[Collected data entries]

——

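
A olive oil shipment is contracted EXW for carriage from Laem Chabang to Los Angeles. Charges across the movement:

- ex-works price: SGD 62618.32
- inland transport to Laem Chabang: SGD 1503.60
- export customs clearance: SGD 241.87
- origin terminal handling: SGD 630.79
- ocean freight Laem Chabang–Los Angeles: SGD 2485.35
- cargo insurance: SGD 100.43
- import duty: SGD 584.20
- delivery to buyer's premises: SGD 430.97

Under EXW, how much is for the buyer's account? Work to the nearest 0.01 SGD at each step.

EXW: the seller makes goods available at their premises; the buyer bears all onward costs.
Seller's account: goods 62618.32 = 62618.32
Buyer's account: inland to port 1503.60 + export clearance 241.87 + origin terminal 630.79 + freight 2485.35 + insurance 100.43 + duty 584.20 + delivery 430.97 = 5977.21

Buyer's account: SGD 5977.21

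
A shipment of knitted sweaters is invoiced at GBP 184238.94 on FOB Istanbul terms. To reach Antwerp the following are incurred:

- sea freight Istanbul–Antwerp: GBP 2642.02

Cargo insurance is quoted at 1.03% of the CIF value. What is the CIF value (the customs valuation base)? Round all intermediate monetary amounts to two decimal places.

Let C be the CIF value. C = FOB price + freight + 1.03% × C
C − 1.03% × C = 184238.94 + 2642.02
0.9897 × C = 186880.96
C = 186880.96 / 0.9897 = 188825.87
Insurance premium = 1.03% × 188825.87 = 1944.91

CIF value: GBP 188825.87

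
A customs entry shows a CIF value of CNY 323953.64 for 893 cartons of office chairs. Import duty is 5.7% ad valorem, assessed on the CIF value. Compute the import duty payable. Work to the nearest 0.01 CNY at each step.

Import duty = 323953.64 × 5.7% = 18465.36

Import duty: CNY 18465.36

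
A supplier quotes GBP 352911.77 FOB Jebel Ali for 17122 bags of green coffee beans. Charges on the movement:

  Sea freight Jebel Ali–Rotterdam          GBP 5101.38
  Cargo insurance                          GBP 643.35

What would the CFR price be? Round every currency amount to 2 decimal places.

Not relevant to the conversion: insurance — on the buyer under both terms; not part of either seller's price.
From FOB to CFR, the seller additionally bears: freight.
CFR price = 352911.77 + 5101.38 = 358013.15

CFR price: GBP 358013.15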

——

List the lines of the entries that include "Laem".

Answer to this task =
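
A olive oil shipment is contracted EXW for carriage from Laem Chabang to Los Angeles. Charges across the movement:
- inland transport to Laem Chabang: SGD 1503.60
- ocean freight Laem Chabang–Los Angeles: SGD 2485.35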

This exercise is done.